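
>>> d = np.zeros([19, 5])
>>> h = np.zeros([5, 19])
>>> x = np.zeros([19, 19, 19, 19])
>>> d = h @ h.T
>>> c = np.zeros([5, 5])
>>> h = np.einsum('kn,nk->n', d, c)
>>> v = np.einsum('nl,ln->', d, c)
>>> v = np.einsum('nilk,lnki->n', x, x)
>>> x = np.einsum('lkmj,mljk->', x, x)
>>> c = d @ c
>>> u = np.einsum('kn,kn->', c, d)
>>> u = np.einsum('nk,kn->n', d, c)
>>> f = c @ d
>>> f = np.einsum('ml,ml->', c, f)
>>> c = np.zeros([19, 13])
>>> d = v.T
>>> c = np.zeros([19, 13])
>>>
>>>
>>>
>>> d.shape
(19,)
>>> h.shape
(5,)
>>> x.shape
()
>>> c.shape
(19, 13)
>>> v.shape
(19,)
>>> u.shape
(5,)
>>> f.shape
()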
⁂
Each line of the records with the word "einsum" in it is to be copied.

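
>>> h = np.einsum('kn,nk->n', d, c)
>>> v = np.einsum('nl,ln->', d, c)
>>> v = np.einsum('nilk,lnki->n', x, x)
>>> x = np.einsum('lkmj,mljk->', x, x)
>>> u = np.einsum('kn,kn->', c, d)
>>> u = np.einsum('nk,kn->n', d, c)
>>> f = np.einsum('ml,ml->', c, f)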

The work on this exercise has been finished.